### PROVIDED RECORDS:

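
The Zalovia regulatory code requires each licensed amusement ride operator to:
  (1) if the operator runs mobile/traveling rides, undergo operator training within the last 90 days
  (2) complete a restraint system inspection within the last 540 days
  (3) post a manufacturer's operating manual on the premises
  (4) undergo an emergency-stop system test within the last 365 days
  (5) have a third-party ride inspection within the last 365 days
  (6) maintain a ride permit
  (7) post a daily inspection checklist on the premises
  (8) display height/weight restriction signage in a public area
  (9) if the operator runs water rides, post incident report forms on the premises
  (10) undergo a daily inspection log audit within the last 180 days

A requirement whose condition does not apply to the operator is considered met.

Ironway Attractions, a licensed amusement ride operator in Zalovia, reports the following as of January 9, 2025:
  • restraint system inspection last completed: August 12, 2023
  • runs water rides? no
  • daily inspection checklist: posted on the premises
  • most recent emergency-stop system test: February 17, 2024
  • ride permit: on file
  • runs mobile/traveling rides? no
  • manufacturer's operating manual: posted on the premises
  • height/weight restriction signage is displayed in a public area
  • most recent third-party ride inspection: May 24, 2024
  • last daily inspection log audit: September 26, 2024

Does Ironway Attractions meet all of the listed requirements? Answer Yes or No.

1. condition 'runs mobile/traveling rides' does not hold → requirement n/a → met
2. restraint system inspection 516 days ago vs limit 540 → met
3. manufacturer's operating manual present → met
4. emergency-stop system test 327 days ago vs limit 365 → met
5. third-party ride inspection 230 days ago vs limit 365 → met
6. ride permit present → met
7. daily inspection checklist present → met
8. height/weight restriction signage present → met
9. condition 'runs water rides' does not hold → requirement n/a → met
10. daily inspection log audit 105 days ago vs limit 180 → met
All met.

Yes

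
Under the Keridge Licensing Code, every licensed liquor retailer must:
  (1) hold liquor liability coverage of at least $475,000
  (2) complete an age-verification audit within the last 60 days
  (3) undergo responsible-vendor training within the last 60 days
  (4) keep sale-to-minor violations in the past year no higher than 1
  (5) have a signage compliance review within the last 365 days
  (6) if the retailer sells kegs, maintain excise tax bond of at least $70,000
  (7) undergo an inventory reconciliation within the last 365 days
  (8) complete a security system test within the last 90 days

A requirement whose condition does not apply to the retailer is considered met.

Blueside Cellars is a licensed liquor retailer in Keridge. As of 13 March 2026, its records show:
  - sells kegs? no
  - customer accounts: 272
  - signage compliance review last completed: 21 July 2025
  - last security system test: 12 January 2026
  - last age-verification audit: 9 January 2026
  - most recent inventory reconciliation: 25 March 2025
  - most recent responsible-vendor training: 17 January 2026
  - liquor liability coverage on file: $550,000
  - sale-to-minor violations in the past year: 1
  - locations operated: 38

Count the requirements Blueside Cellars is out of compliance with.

1. liquor liability coverage $550,000 ≥ $475,000 → met
2. age-verification audit 63 days ago vs limit 60 → not met
3. responsible-vendor training 55 days ago vs limit 60 → met
4. sale-to-minor violations in the past year 1 ≤ 1 → met
5. signage compliance review 235 days ago vs limit 365 → met
6. condition 'sells kegs' does not hold → requirement n/a → met
7. inventory reconciliation 353 days ago vs limit 365 → met
8. security system test 60 days ago vs limit 90 → met
Not met: 1 of 8

1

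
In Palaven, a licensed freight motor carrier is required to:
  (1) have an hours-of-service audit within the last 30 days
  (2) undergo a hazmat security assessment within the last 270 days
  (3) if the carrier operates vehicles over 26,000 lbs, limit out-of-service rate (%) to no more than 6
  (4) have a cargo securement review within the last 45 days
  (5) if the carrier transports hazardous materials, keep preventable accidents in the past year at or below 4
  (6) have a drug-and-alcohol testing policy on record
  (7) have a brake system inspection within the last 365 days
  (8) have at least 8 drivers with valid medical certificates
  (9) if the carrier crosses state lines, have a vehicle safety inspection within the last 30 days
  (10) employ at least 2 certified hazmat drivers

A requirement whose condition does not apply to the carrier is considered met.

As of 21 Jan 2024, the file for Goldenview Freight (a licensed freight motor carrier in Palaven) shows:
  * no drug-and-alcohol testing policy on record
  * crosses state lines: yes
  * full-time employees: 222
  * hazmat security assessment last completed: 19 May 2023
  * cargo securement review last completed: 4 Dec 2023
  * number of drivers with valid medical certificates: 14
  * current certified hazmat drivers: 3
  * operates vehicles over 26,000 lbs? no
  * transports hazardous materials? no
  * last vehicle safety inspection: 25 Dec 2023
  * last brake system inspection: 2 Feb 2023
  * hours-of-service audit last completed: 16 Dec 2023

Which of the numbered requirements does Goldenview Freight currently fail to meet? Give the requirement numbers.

1, 4, 6

1. hours-of-service audit 36 days ago vs limit 30 → not met
2. hazmat security assessment 247 days ago vs limit 270 → met
3. condition 'operates vehicles over 26,000 lbs' does not hold → requirement n/a → met
4. cargo securement review 48 days ago vs limit 45 → not met
5. condition 'transports hazardous materials' does not hold → requirement n/a → met
6. drug-and-alcohol testing policy absent → not met
7. brake system inspection 353 days ago vs limit 365 → met
8. drivers with valid medical certificates 14 ≥ 8 → met
9. condition 'crosses state lines' holds; vehicle safety inspection 27 days ago vs limit 30 → met
10. certified hazmat drivers 3 ≥ 2 → met
Not met: 1, 4, 6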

### WHAT IS BEING ASKED:
Out of the data above, transcribe exactly and only the lines starting with the line that has "(6) maintain a ride permit" and going on through the line that has "displayed in a public area", both included.

### RESULT FOR THIS EXERCISE:
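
  (6) maintain a ride permit
  (7) post a daily inspection checklist on the premises
  (8) display height/weight restriction signage in a public area
  (9) if the operator runs water rides, post incident report forms on the premises
  (10) undergo a daily inspection log audit within the last 180 days

A requirement whose condition does not apply to the operator is considered met.

Ironway Attractions, a licensed amusement ride operator in Zalovia, reports the following as of January 9, 2025:
  • restraint system inspection last completed: August 12, 2023
  • runs water rides? no
  • daily inspection checklist: posted on the premises
  • most recent emergency-stop system test: February 17, 2024
  • ride permit: on file
  • runs mobile/traveling rides? no
  • manufacturer's operating manual: posted on the premises
  • height/weight restriction signage is displayed in a public area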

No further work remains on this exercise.